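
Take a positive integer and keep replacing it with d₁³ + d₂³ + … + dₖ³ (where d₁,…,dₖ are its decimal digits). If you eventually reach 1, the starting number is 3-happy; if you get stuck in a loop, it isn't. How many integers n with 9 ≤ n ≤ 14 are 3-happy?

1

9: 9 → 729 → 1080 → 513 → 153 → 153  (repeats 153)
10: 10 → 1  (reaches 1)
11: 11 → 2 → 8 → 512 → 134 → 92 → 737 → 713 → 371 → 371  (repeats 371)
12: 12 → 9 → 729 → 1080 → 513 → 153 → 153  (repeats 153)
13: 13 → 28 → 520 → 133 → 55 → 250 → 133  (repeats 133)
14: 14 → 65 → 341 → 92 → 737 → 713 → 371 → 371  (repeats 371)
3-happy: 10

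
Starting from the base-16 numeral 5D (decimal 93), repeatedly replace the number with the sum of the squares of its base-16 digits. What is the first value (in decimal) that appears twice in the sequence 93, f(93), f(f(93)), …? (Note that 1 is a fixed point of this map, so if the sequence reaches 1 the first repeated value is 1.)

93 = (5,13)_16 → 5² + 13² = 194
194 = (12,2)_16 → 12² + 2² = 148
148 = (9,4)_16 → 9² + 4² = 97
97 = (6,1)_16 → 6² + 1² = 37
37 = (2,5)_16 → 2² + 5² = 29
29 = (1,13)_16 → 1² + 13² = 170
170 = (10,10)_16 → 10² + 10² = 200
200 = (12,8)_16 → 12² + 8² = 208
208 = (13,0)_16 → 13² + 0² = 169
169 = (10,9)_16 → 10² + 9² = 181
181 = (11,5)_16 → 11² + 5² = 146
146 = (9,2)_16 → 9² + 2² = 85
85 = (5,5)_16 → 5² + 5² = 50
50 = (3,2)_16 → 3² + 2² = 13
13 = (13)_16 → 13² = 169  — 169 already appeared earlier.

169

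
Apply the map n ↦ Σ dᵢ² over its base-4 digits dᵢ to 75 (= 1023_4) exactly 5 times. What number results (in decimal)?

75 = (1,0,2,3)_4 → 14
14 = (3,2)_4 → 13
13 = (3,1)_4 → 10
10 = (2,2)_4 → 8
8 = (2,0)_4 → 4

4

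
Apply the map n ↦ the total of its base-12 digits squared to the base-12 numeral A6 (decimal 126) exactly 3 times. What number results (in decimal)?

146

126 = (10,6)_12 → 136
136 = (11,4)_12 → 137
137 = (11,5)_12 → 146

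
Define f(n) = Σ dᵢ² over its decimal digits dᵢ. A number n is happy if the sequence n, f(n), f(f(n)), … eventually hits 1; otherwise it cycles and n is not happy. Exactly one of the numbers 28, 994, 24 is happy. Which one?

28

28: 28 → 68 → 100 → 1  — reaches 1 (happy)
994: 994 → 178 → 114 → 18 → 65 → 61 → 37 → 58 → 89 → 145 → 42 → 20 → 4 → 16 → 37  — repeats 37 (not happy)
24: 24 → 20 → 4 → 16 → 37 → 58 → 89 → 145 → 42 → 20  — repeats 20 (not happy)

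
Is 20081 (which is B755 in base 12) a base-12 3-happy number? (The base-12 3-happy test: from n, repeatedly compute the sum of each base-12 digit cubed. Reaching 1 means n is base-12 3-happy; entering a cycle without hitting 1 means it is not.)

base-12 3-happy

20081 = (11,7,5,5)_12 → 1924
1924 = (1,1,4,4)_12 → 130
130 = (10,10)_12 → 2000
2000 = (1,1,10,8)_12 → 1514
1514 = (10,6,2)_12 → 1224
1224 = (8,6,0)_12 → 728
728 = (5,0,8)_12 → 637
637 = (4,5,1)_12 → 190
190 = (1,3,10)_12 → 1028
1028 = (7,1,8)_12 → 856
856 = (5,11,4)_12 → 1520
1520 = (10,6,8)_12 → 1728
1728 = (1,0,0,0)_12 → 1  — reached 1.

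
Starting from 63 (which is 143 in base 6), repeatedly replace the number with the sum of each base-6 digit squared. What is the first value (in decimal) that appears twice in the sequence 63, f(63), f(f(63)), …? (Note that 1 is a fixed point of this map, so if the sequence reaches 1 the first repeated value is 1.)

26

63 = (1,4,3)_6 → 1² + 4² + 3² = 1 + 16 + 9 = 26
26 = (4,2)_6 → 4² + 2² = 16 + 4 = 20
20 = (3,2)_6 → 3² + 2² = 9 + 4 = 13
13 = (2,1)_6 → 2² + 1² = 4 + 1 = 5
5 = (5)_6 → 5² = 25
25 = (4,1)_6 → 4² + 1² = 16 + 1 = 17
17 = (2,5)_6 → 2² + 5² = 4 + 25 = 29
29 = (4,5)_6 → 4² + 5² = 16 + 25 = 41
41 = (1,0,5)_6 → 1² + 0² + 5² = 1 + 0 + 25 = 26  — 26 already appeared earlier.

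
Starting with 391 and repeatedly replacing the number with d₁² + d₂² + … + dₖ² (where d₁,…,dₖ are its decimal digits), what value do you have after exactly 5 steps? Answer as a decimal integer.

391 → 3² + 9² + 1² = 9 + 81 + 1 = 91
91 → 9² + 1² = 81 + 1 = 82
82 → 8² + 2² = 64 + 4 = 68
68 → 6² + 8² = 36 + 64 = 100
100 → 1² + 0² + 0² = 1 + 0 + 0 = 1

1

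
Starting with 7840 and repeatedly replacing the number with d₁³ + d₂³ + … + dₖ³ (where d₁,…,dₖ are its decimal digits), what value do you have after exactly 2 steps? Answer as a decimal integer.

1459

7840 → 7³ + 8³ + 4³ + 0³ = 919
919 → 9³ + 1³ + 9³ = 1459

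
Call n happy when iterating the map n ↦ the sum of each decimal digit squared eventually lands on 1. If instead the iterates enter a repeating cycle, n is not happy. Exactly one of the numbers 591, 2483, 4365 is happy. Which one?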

→ **What you will do**
I would like you to return every entry exactly, with nothing changed.

→ **Result below**
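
Take a positive integer and keep replacing it with d₁³ + d₂³ + … + dₖ³ (where d₁,…,dₖ are its decimal digits). If you eventually reach 1, the starting number is 3-happy; if you get stuck in a loop, it isn't. How many integers n with 9 ≤ n ≤ 14 are 3-happy?

1

9: 9 → 729 → 1080 → 513 → 153 → 153  (repeats 153)
10: 10 → 1  (reaches 1)
11: 11 → 2 → 8 → 512 → 134 → 92 → 737 → 713 → 371 → 371  (repeats 371)
12: 12 → 9 → 729 → 1080 → 513 → 153 → 153  (repeats 153)
13: 13 → 28 → 520 → 133 → 55 → 250 → 133  (repeats 133)
14: 14 → 65 → 341 → 92 → 737 → 713 → 371 → 371  (repeats 371)
3-happy: 10

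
Starting from the base-16 numeral 5D (decimal 93), repeatedly replace the number with the sum of the squares of its base-16 digits. What is the first value (in decimal) that appears twice in the sequence 93, f(93), f(f(93)), …? (Note that 1 is a fixed point of this map, so if the sequence reaches 1 the first repeated value is 1.)

93 = (5,13)_16 → 5² + 13² = 194
194 = (12,2)_16 → 12² + 2² = 148
148 = (9,4)_16 → 9² + 4² = 97
97 = (6,1)_16 → 6² + 1² = 37
37 = (2,5)_16 → 2² + 5² = 29
29 = (1,13)_16 → 1² + 13² = 170
170 = (10,10)_16 → 10² + 10² = 200
200 = (12,8)_16 → 12² + 8² = 208
208 = (13,0)_16 → 13² + 0² = 169
169 = (10,9)_16 → 10² + 9² = 181
181 = (11,5)_16 → 11² + 5² = 146
146 = (9,2)_16 → 9² + 2² = 85
85 = (5,5)_16 → 5² + 5² = 50
50 = (3,2)_16 → 3² + 2² = 13
13 = (13)_16 → 13² = 169  — 169 already appeared earlier.

169

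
Apply the map n ↦ Σ dᵢ² over its base-4 digits dᵢ to 75 (= 1023_4) exactly 5 times. What number results (in decimal)?

75 = (1,0,2,3)_4 → 14
14 = (3,2)_4 → 13
13 = (3,1)_4 → 10
10 = (2,2)_4 → 8
8 = (2,0)_4 → 4

4

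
Apply the map n ↦ the total of its base-12 digits squared to the base-12 numeral A6 (decimal 126) exactly 3 times. What number results (in decimal)?

146

126 = (10,6)_12 → 136
136 = (11,4)_12 → 137
137 = (11,5)_12 → 146

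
Define f(n) = Σ dᵢ² over its decimal digits dᵢ. A number n is happy if the sequence n, f(n), f(f(n)), … eventually hits 1; otherwise it cycles and n is not happy. Exactly one of the numbers 28, 994, 24 is happy. Which one?

28

28: 28 → 68 → 100 → 1  — reaches 1 (happy)
994: 994 → 178 → 114 → 18 → 65 → 61 → 37 → 58 → 89 → 145 → 42 → 20 → 4 → 16 → 37  — repeats 37 (not happy)
24: 24 → 20 → 4 → 16 → 37 → 58 → 89 → 145 → 42 → 20  — repeats 20 (not happy)

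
Is 20081 (which is B755 in base 12) a base-12 3-happy number? (The base-12 3-happy test: from n, repeatedly compute the sum of each base-12 digit cubed. Reaching 1 means n is base-12 3-happy; entering a cycle without hitting 1 means it is not.)

base-12 3-happy

20081 = (11,7,5,5)_12 → 1924
1924 = (1,1,4,4)_12 → 130
130 = (10,10)_12 → 2000
2000 = (1,1,10,8)_12 → 1514
1514 = (10,6,2)_12 → 1224
1224 = (8,6,0)_12 → 728
728 = (5,0,8)_12 → 637
637 = (4,5,1)_12 → 190
190 = (1,3,10)_12 → 1028
1028 = (7,1,8)_12 → 856
856 = (5,11,4)_12 → 1520
1520 = (10,6,8)_12 → 1728
1728 = (1,0,0,0)_12 → 1  — reached 1.

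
Starting from 63 (which is 143 in base 6), repeatedly replace the number with the sum of each base-6 digit squared. What is the first value (in decimal) that appears twice in the sequence 63, f(63), f(f(63)), …? (Note that 1 is a fixed point of this map, so if the sequence reaches 1 the first repeated value is 1.)

26

63 = (1,4,3)_6 → 1² + 4² + 3² = 1 + 16 + 9 = 26
26 = (4,2)_6 → 4² + 2² = 16 + 4 = 20
20 = (3,2)_6 → 3² + 2² = 9 + 4 = 13
13 = (2,1)_6 → 2² + 1² = 4 + 1 = 5
5 = (5)_6 → 5² = 25
25 = (4,1)_6 → 4² + 1² = 16 + 1 = 17
17 = (2,5)_6 → 2² + 5² = 4 + 25 = 29
29 = (4,5)_6 → 4² + 5² = 16 + 25 = 41
41 = (1,0,5)_6 → 1² + 0² + 5² = 1 + 0 + 25 = 26  — 26 already appeared earlier.

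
Starting with 391 and repeatedly replacing the number with d₁² + d₂² + … + dₖ² (where d₁,…,dₖ are its decimal digits), what value do you have after exactly 5 steps? Answer as a decimal integer.

391 → 3² + 9² + 1² = 9 + 81 + 1 = 91
91 → 9² + 1² = 81 + 1 = 82
82 → 8² + 2² = 64 + 4 = 68
68 → 6² + 8² = 36 + 64 = 100
100 → 1² + 0² + 0² = 1 + 0 + 0 = 1

1

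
Starting with 7840 and repeatedly replacing the number with d₁³ + d₂³ + … + dₖ³ (where d₁,…,dₖ are its decimal digits), what value do you have after exactly 2 steps? Answer as a decimal integer.

1459

7840 → 7³ + 8³ + 4³ + 0³ = 919
919 → 9³ + 1³ + 9³ = 1459

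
Call n happy when iterating the map n ↦ the sum of each decimal digit squared eventually lands on 1. If instead the iterates enter a repeating cycle, n is not happy. Exactly one of the numbers 591, 2483, 4365 is happy. Which one?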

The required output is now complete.